# [Information shown]
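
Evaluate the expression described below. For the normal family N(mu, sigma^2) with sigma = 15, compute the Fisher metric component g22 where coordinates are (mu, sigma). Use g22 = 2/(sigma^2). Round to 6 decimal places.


For the 2-parameter normal family, the Fisher metric has:
  g11 = 1/sigma^2, g22 = 2/sigma^2.
sigma = 15, sigma^2 = 225.
g22 = 0.008889

0.008889


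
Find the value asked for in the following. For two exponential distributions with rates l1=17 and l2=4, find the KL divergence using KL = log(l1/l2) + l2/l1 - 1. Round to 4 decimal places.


KL divergence for exponential family:
KL = log(l1/l2) + l2/l1 - 1.
log(17/4) = 1.446919.
4/17 = 0.235294.
KL = 1.446919 + 0.235294 - 1 = 0.6822

0.6822


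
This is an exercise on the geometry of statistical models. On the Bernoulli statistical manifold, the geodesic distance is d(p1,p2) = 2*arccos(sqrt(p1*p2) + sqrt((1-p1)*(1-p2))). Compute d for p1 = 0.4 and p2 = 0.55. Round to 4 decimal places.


Geodesic distance on Bernoulli manifold:
d(p1,p2) = 2*arccos(sqrt(p1*p2) + sqrt((1-p1)*(1-p2))).
sqrt(p1*p2) = sqrt(0.4*0.55) = 0.469042.
sqrt((1-p1)*(1-p2)) = sqrt(0.6*0.45) = 0.519615.
arg = 0.469042 + 0.519615 = 0.988657.
d = 2*arccos(0.988657) = 0.3015

0.3015


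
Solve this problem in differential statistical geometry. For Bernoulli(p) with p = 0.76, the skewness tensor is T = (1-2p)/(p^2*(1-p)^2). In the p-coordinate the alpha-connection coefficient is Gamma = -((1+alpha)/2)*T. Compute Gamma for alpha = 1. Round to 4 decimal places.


Skewness (Amari-Chentsov) tensor: T = (1-2p)/(p^2*(1-p)^2).
p = 0.76, 1-2p = -0.52, p^2 = 0.5776, (1-p)^2 = 0.0576.
T = -0.52/(0.5776 * 0.0576) = -15.629809.
In the p-coordinate, Gamma^(alpha) = Gamma^(0) - (alpha/2)*T with Gamma^(0) = (1/2)*g'(p) = -T/2,
so Gamma^(alpha) = -((1+alpha)/2)*T.
alpha = 1, -(1+alpha)/2 = -1.0.
Gamma = -1.0 * -15.629809 = 15.6298

15.6298


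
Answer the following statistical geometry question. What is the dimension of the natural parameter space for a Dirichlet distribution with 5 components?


Exponential family dimension calculation:
Dirichlet with 5 components has 5 natural parameters.

5


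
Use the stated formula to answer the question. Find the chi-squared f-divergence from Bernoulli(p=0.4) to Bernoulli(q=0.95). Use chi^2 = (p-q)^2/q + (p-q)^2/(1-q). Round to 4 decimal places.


Chi-squared divergence between Bernoulli distributions:
chi^2 = (p-q)^2/q + (p-q)^2/(1-q).
p = 0.4, q = 0.95, p-q = -0.55.
(p-q)^2 = 0.3025.
term1 = 0.3025/0.95 = 0.318421.
term2 = 0.3025/0.05 = 6.05.
chi^2 = 0.318421 + 6.05 = 6.3684

6.3684


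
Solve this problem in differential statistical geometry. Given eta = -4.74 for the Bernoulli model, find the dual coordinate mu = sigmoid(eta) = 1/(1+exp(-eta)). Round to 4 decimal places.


Dual coordinate (expectation parameter) for Bernoulli:
mu = 1/(1+exp(-eta)).
eta = -4.74.
exp(-eta) = exp(4.74) = 114.434202.
mu = 1/(1+114.434202) = 0.0087

0.0087


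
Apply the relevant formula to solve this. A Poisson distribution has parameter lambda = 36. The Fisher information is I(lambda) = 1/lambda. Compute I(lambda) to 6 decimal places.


Fisher information for Poisson: I(lambda) = 1/lambda.
lambda = 36.
I(lambda) = 1/36 = 0.027778

0.027778


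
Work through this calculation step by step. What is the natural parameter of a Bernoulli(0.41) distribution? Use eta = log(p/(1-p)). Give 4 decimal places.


Natural parameter for Bernoulli: eta = log(p/(1-p)).
p = 0.41, 1-p = 0.59.
p/(1-p) = 0.694915.
eta = log(0.694915) = -0.3640

-0.3640


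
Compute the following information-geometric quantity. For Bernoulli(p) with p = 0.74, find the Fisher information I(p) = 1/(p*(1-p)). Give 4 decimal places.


For Bernoulli(p), Fisher information is I(p) = 1/(p*(1-p)).
p = 0.74, 1-p = 0.26.
p*(1-p) = 0.1924.
I(p) = 1/0.1924 = 5.1975

5.1975


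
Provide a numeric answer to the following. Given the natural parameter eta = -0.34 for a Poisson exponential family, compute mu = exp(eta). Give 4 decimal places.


Expectation parameter for Poisson exponential family:
mu = exp(eta).
eta = -0.34.
mu = exp(-0.34) = 0.7118

0.7118


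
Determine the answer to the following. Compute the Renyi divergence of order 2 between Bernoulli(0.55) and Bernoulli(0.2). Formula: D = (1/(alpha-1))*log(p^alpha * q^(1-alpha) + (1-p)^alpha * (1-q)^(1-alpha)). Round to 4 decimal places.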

# [About this exercise]
Everything in the material above should be output exactly.

# [Problem solution]
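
Evaluate the expression described below. For the normal family N(mu, sigma^2) with sigma = 15, compute the Fisher metric component g22 where coordinates are (mu, sigma). Use g22 = 2/(sigma^2). Round to 6 decimal places.


For the 2-parameter normal family, the Fisher metric has:
  g11 = 1/sigma^2, g22 = 2/sigma^2.
sigma = 15, sigma^2 = 225.
g22 = 0.008889

0.008889


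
Find the value asked for in the following. For two exponential distributions with rates l1=17 and l2=4, find the KL divergence using KL = log(l1/l2) + l2/l1 - 1. Round to 4 decimal places.


KL divergence for exponential family:
KL = log(l1/l2) + l2/l1 - 1.
log(17/4) = 1.446919.
4/17 = 0.235294.
KL = 1.446919 + 0.235294 - 1 = 0.6822

0.6822


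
This is an exercise on the geometry of statistical models. On the Bernoulli statistical manifold, the geodesic distance is d(p1,p2) = 2*arccos(sqrt(p1*p2) + sqrt((1-p1)*(1-p2))). Compute d for p1 = 0.4 and p2 = 0.55. Round to 4 decimal places.


Geodesic distance on Bernoulli manifold:
d(p1,p2) = 2*arccos(sqrt(p1*p2) + sqrt((1-p1)*(1-p2))).
sqrt(p1*p2) = sqrt(0.4*0.55) = 0.469042.
sqrt((1-p1)*(1-p2)) = sqrt(0.6*0.45) = 0.519615.
arg = 0.469042 + 0.519615 = 0.988657.
d = 2*arccos(0.988657) = 0.3015

0.3015


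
Solve this problem in differential statistical geometry. For Bernoulli(p) with p = 0.76, the skewness tensor is T = (1-2p)/(p^2*(1-p)^2). In the p-coordinate the alpha-connection coefficient is Gamma = -((1+alpha)/2)*T. Compute Gamma for alpha = 1. Round to 4 decimal places.


Skewness (Amari-Chentsov) tensor: T = (1-2p)/(p^2*(1-p)^2).
p = 0.76, 1-2p = -0.52, p^2 = 0.5776, (1-p)^2 = 0.0576.
T = -0.52/(0.5776 * 0.0576) = -15.629809.
In the p-coordinate, Gamma^(alpha) = Gamma^(0) - (alpha/2)*T with Gamma^(0) = (1/2)*g'(p) = -T/2,
so Gamma^(alpha) = -((1+alpha)/2)*T.
alpha = 1, -(1+alpha)/2 = -1.0.
Gamma = -1.0 * -15.629809 = 15.6298

15.6298


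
Answer the following statistical geometry question. What is the dimension of the natural parameter space for a Dirichlet distribution with 5 components?


Exponential family dimension calculation:
Dirichlet with 5 components has 5 natural parameters.

5


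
Use the stated formula to answer the question. Find the chi-squared f-divergence from Bernoulli(p=0.4) to Bernoulli(q=0.95). Use chi^2 = (p-q)^2/q + (p-q)^2/(1-q). Round to 4 decimal places.


Chi-squared divergence between Bernoulli distributions:
chi^2 = (p-q)^2/q + (p-q)^2/(1-q).
p = 0.4, q = 0.95, p-q = -0.55.
(p-q)^2 = 0.3025.
term1 = 0.3025/0.95 = 0.318421.
term2 = 0.3025/0.05 = 6.05.
chi^2 = 0.318421 + 6.05 = 6.3684

6.3684


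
Solve this problem in differential statistical geometry. Given eta = -4.74 for the Bernoulli model, find the dual coordinate mu = sigmoid(eta) = 1/(1+exp(-eta)). Round to 4 decimal places.


Dual coordinate (expectation parameter) for Bernoulli:
mu = 1/(1+exp(-eta)).
eta = -4.74.
exp(-eta) = exp(4.74) = 114.434202.
mu = 1/(1+114.434202) = 0.0087

0.0087


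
Apply the relevant formula to solve this. A Poisson distribution has parameter lambda = 36. The Fisher information is I(lambda) = 1/lambda. Compute I(lambda) to 6 decimal places.


Fisher information for Poisson: I(lambda) = 1/lambda.
lambda = 36.
I(lambda) = 1/36 = 0.027778

0.027778


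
Work through this calculation step by step. What is the natural parameter of a Bernoulli(0.41) distribution? Use eta = log(p/(1-p)). Give 4 decimal places.


Natural parameter for Bernoulli: eta = log(p/(1-p)).
p = 0.41, 1-p = 0.59.
p/(1-p) = 0.694915.
eta = log(0.694915) = -0.3640

-0.3640


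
Compute the following information-geometric quantity. For Bernoulli(p) with p = 0.74, find the Fisher information I(p) = 1/(p*(1-p)). Give 4 decimal places.


For Bernoulli(p), Fisher information is I(p) = 1/(p*(1-p)).
p = 0.74, 1-p = 0.26.
p*(1-p) = 0.1924.
I(p) = 1/0.1924 = 5.1975

5.1975


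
Provide a numeric answer to the following. Given the natural parameter eta = -0.34 for a Poisson exponential family, compute mu = exp(eta). Give 4 decimal places.


Expectation parameter for Poisson exponential family:
mu = exp(eta).
eta = -0.34.
mu = exp(-0.34) = 0.7118

0.7118


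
Determine the answer to the following. Compute the Renyi divergence of order 2 between Bernoulli(0.55) and Bernoulli(0.2). Formula: D = (1/(alpha-1))*log(p^alpha * q^(1-alpha) + (1-p)^alpha * (1-q)^(1-alpha)). Round to 4 decimal places.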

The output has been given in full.